**WORK ITEM:** Below are some lines of data. Return all of them as they are.

Collection entries:
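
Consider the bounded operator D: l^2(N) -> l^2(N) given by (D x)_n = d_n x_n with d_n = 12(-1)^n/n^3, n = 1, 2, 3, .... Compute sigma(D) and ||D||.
sigma(D) = {12(-1)^n/n^3 : n ≥ 1} ∪ {0}; ||D|| = 12

A bounded diagonal operator on l^2 with diagonal entries d_n has spectrum equal to the closure of {d_n : n ≥ 1}: every d_n is an eigenvalue (with eigenvector e_n), so {d_n} ⊂ sigma(D); the spectrum is closed, so its closure is too; and for lambda not in the closure, (D - lambda I) has bounded inverse (the diagonal entries 1/(d_n - lambda) are bounded). For our sequence d_n = 12(-1)^n/n^3, n = 1, 2, 3, ...:
  - {d_n} = {12(-1)^n/n^3 : n ≥ 1}; the only limit point is 0
  - closure = {12(-1)^n/n^3 : n ≥ 1} ∪ {0}
For the norm: a diagonal operator has ||D|| = sup_n |d_n|. Here |d_n| = 12/n^3 is decreasing, so sup_n |d_n| = |d_1| = 12. So ||D|| = 12.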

**RESPONSE AREA:**
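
Consider the bounded operator D: l^2(N) -> l^2(N) given by (D x)_n = d_n x_n with d_n = 12(-1)^n/n^3, n = 1, 2, 3, .... Compute sigma(D) and ||D||.
sigma(D) = {12(-1)^n/n^3 : n ≥ 1} ∪ {0}; ||D|| = 12

A bounded diagonal operator on l^2 with diagonal entries d_n has spectrum equal to the closure of {d_n : n ≥ 1}: every d_n is an eigenvalue (with eigenvector e_n), so {d_n} ⊂ sigma(D); the spectrum is closed, so its closure is too; and for lambda not in the closure, (D - lambda I) has bounded inverse (the diagonal entries 1/(d_n - lambda) are bounded). For our sequence d_n = 12(-1)^n/n^3, n = 1, 2, 3, ...:
  - {d_n} = {12(-1)^n/n^3 : n ≥ 1}; the only limit point is 0
  - closure = {12(-1)^n/n^3 : n ≥ 1} ∪ {0}
For the norm: a diagonal operator has ||D|| = sup_n |d_n|. Here |d_n| = 12/n^3 is decreasing, so sup_n |d_n| = |d_1| = 12. So ||D|| = 12.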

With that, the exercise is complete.